──────── RECORDS FOR THE TASK

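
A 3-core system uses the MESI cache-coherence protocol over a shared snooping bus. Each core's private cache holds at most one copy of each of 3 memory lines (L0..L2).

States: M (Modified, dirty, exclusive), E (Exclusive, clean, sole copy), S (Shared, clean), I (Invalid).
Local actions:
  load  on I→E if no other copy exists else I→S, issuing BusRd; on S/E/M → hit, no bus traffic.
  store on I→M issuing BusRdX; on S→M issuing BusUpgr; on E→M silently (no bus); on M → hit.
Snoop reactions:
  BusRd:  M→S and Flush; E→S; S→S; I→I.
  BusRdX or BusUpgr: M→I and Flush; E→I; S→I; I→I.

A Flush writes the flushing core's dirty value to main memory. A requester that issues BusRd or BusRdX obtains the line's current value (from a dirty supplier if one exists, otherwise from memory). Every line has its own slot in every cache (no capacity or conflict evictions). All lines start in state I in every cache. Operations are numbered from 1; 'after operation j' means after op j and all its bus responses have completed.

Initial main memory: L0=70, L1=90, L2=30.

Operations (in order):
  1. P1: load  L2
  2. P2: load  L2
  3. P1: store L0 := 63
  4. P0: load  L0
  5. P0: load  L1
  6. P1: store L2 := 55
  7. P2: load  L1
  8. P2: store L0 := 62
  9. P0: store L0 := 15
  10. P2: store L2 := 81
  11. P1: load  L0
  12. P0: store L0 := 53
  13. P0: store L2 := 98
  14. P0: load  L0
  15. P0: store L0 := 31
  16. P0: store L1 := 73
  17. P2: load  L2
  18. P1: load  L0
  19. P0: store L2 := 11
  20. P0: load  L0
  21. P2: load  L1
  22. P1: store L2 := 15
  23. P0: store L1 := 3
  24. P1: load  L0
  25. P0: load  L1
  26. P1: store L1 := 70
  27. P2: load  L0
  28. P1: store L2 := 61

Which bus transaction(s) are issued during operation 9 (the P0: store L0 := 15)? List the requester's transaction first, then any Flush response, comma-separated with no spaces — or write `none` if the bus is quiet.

step 1: P1: load  L2  ⟶  IEI  (L2)  txn=BusRd  M[L2]=30
step 2: P2: load  L2  ⟶  ISS  (L2)  txn=BusRd  M[L2]=30
step 3: P1: store L0 := 63  ⟶  IMI  (L0)  txn=BusRdX  M[L0]=70
step 4: P0: load  L0  ⟶  SSI  (L0)  txn=BusRd+Flush  M[L0]=63
step 5: P0: load  L1  ⟶  EII  (L1)  txn=BusRd  M[L1]=90
step 6: P1: store L2 := 55  ⟶  IMI  (L2)  txn=BusUpgr  M[L2]=30
step 7: P2: load  L1  ⟶  SIS  (L1)  txn=BusRd  M[L1]=90
step 8: P2: store L0 := 62  ⟶  IIM  (L0)  txn=BusRdX  M[L0]=63
step 9: P0: store L0 := 15  ⟶  MII  (L0)  txn=BusRdX+Flush  M[L0]=62
step 10: P2: store L2 := 81  ⟶  IIM  (L2)  txn=BusRdX+Flush  M[L2]=55
step 11: P1: load  L0  ⟶  SSI  (L0)  txn=BusRd+Flush  M[L0]=15
step 12: P0: store L0 := 53  ⟶  MII  (L0)  txn=BusUpgr  M[L0]=15
step 13: P0: store L2 := 98  ⟶  MII  (L2)  txn=BusRdX+Flush  M[L2]=81
step 14: P0: load  L0  ⟶  MII  (L0)  txn=∅  M[L0]=15
step 15: P0: store L0 := 31  ⟶  MII  (L0)  txn=∅  M[L0]=15
step 16: P0: store L1 := 73  ⟶  MII  (L1)  txn=BusUpgr  M[L1]=90
step 17: P2: load  L2  ⟶  SIS  (L2)  txn=BusRd+Flush  M[L2]=98
step 18: P1: load  L0  ⟶  SSI  (L0)  txn=BusRd+Flush  M[L0]=31
step 19: P0: store L2 := 11  ⟶  MII  (L2)  txn=BusUpgr  M[L2]=98
step 20: P0: load  L0  ⟶  SSI  (L0)  txn=∅  M[L0]=31
step 21: P2: load  L1  ⟶  SIS  (L1)  txn=BusRd+Flush  M[L1]=73
step 22: P1: store L2 := 15  ⟶  IMI  (L2)  txn=BusRdX+Flush  M[L2]=11
step 23: P0: store L1 := 3  ⟶  MII  (L1)  txn=BusUpgr  M[L1]=73
step 24: P1: load  L0  ⟶  SSI  (L0)  txn=∅  M[L0]=31
step 25: P0: load  L1  ⟶  MII  (L1)  txn=∅  M[L1]=73
step 26: P1: store L1 := 70  ⟶  IMI  (L1)  txn=BusRdX+Flush  M[L1]=3
step 27: P2: load  L0  ⟶  SSS  (L0)  txn=BusRd  M[L0]=31
step 28: P1: store L2 := 61  ⟶  IMI  (L2)  txn=∅  M[L2]=11

bus = BusRdX,Flush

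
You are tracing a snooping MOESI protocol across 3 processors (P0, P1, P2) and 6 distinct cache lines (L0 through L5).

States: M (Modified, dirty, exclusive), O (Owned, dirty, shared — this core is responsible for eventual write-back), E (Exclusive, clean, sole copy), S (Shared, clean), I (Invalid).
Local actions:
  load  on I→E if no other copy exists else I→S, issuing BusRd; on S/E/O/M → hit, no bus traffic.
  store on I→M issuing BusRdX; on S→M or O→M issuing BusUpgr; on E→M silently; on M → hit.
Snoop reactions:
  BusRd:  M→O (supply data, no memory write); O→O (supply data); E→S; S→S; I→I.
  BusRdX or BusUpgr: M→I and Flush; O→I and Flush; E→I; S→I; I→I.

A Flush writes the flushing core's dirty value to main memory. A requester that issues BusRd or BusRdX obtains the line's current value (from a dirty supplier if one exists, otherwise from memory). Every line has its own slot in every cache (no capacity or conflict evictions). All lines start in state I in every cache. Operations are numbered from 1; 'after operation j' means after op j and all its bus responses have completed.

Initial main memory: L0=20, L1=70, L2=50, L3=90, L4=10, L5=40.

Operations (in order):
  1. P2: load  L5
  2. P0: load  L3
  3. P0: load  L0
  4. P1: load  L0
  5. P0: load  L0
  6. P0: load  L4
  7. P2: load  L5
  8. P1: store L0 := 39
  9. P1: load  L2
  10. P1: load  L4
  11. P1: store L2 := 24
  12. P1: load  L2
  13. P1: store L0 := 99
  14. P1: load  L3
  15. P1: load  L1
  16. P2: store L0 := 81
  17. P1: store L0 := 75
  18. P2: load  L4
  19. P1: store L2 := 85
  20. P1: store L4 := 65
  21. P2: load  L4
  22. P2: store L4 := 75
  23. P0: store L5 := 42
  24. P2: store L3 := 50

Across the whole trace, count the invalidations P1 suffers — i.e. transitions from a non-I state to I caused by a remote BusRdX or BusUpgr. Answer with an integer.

invalidations = 3

step 1: P2: load  L5  ⟶  IIE  (L5)  txn=BusRd  M[L5]=40
step 2: P0: load  L3  ⟶  EII  (L3)  txn=BusRd  M[L3]=90
step 3: P0: load  L0  ⟶  EII  (L0)  txn=BusRd  M[L0]=20
step 4: P1: load  L0  ⟶  SSI  (L0)  txn=BusRd  M[L0]=20
step 5: P0: load  L0  ⟶  SSI  (L0)  txn=∅  M[L0]=20
step 6: P0: load  L4  ⟶  EII  (L4)  txn=BusRd  M[L4]=10
step 7: P2: load  L5  ⟶  IIE  (L5)  txn=∅  M[L5]=40
step 8: P1: store L0 := 39  ⟶  IMI  (L0)  txn=BusUpgr  M[L0]=20
step 9: P1: load  L2  ⟶  IEI  (L2)  txn=BusRd  M[L2]=50
step 10: P1: load  L4  ⟶  SSI  (L4)  txn=BusRd  M[L4]=10
step 11: P1: store L2 := 24  ⟶  IMI  (L2)  txn=∅  M[L2]=50
step 12: P1: load  L2  ⟶  IMI  (L2)  txn=∅  M[L2]=50
step 13: P1: store L0 := 99  ⟶  IMI  (L0)  txn=∅  M[L0]=20
step 14: P1: load  L3  ⟶  SSI  (L3)  txn=BusRd  M[L3]=90
step 15: P1: load  L1  ⟶  IEI  (L1)  txn=BusRd  M[L1]=70
step 16: P2: store L0 := 81  ⟶  IIM  (L0)  txn=BusRdX+Flush  M[L0]=99
step 17: P1: store L0 := 75  ⟶  IMI  (L0)  txn=BusRdX+Flush  M[L0]=81
step 18: P2: load  L4  ⟶  SSS  (L4)  txn=BusRd  M[L4]=10
step 19: P1: store L2 := 85  ⟶  IMI  (L2)  txn=∅  M[L2]=50
step 20: P1: store L4 := 65  ⟶  IMI  (L4)  txn=BusUpgr  M[L4]=10
step 21: P2: load  L4  ⟶  IOS  (L4)  txn=BusRd  M[L4]=10
step 22: P2: store L4 := 75  ⟶  IIM  (L4)  txn=BusUpgr+Flush  M[L4]=65
step 23: P0: store L5 := 42  ⟶  MII  (L5)  txn=BusRdX  M[L5]=40
step 24: P2: store L3 := 50  ⟶  IIM  (L3)  txn=BusRdX  M[L3]=90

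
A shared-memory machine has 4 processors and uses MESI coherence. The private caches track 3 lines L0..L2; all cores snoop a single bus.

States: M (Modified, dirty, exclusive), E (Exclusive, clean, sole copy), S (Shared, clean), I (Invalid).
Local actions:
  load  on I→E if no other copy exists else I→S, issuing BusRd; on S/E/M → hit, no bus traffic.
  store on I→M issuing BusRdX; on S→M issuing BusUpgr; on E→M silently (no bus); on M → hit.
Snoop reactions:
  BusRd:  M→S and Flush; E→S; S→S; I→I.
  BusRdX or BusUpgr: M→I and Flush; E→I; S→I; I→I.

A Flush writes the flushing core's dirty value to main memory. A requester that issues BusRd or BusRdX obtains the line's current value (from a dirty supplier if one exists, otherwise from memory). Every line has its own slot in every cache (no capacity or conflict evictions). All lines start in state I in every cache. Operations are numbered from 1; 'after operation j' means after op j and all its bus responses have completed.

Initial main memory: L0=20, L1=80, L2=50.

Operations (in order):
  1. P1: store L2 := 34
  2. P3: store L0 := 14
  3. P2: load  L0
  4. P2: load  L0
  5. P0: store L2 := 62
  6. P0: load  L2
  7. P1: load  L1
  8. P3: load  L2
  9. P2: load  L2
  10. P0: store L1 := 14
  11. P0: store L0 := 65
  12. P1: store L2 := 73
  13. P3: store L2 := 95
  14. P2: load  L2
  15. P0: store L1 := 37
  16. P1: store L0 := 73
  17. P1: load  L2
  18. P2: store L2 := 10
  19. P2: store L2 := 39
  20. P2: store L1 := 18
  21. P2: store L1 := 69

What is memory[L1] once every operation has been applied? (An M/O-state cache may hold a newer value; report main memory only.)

memory[L1] = 37

step 1: P1: store L2 := 34  ⟶  IMII  (L2)  txn=BusRdX  M[L2]=50
step 2: P3: store L0 := 14  ⟶  IIIM  (L0)  txn=BusRdX  M[L0]=20
step 3: P2: load  L0  ⟶  IISS  (L0)  txn=BusRd+Flush  M[L0]=14
step 4: P2: load  L0  ⟶  IISS  (L0)  txn=∅  M[L0]=14
step 5: P0: store L2 := 62  ⟶  MIII  (L2)  txn=BusRdX+Flush  M[L2]=34
step 6: P0: load  L2  ⟶  MIII  (L2)  txn=∅  M[L2]=34
step 7: P1: load  L1  ⟶  IEII  (L1)  txn=BusRd  M[L1]=80
step 8: P3: load  L2  ⟶  SIIS  (L2)  txn=BusRd+Flush  M[L2]=62
step 9: P2: load  L2  ⟶  SISS  (L2)  txn=BusRd  M[L2]=62
step 10: P0: store L1 := 14  ⟶  MIII  (L1)  txn=BusRdX  M[L1]=80
step 11: P0: store L0 := 65  ⟶  MIII  (L0)  txn=BusRdX  M[L0]=14
step 12: P1: store L2 := 73  ⟶  IMII  (L2)  txn=BusRdX  M[L2]=62
step 13: P3: store L2 := 95  ⟶  IIIM  (L2)  txn=BusRdX+Flush  M[L2]=73
step 14: P2: load  L2  ⟶  IISS  (L2)  txn=BusRd+Flush  M[L2]=95
step 15: P0: store L1 := 37  ⟶  MIII  (L1)  txn=∅  M[L1]=80
step 16: P1: store L0 := 73  ⟶  IMII  (L0)  txn=BusRdX+Flush  M[L0]=65
step 17: P1: load  L2  ⟶  ISSS  (L2)  txn=BusRd  M[L2]=95
step 18: P2: store L2 := 10  ⟶  IIMI  (L2)  txn=BusUpgr  M[L2]=95
step 19: P2: store L2 := 39  ⟶  IIMI  (L2)  txn=∅  M[L2]=95
step 20: P2: store L1 := 18  ⟶  IIMI  (L1)  txn=BusRdX+Flush  M[L1]=37
step 21: P2: store L1 := 69  ⟶  IIMI  (L1)  txn=∅  M[L1]=37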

────────────────

[WORK INSTRUCTIONS]
All lines holding the word "snooping" must be found in the listing and copied.

[RESPONSE BOX]
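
A 3-core system uses the MESI cache-coherence protocol over a shared snooping bus. Each core's private cache holds at most one copy of each of 3 memory lines (L0..L2).
You are tracing a snooping MOESI protocol across 3 processors (P0, P1, P2) and 6 distinct cache lines (L0 through L5).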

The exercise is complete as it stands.